[Dataset entries]
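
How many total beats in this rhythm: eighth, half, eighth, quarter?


Working:
Beat values:
  eighth = 0.5 beats
  half = 2 beats
  eighth = 0.5 beats
  quarter = 1 beat
Sum = 0.5 + 2 + 0.5 + 1
= 4 beats


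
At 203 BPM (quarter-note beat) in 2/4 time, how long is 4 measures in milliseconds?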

TASK DIRECTIONS - Each of the records is to be written out again without alteration.

SOLUTION TO THE EXERCISE -
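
How many total beats in this rhythm: eighth, half, eighth, quarter?


Working:
Beat values:
  eighth = 0.5 beats
  half = 2 beats
  eighth = 0.5 beats
  quarter = 1 beat
Sum = 0.5 + 2 + 0.5 + 1
= 4 beats


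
At 203 BPM (quarter-note beat) in 2/4 time, how long is 4 measures in milliseconds?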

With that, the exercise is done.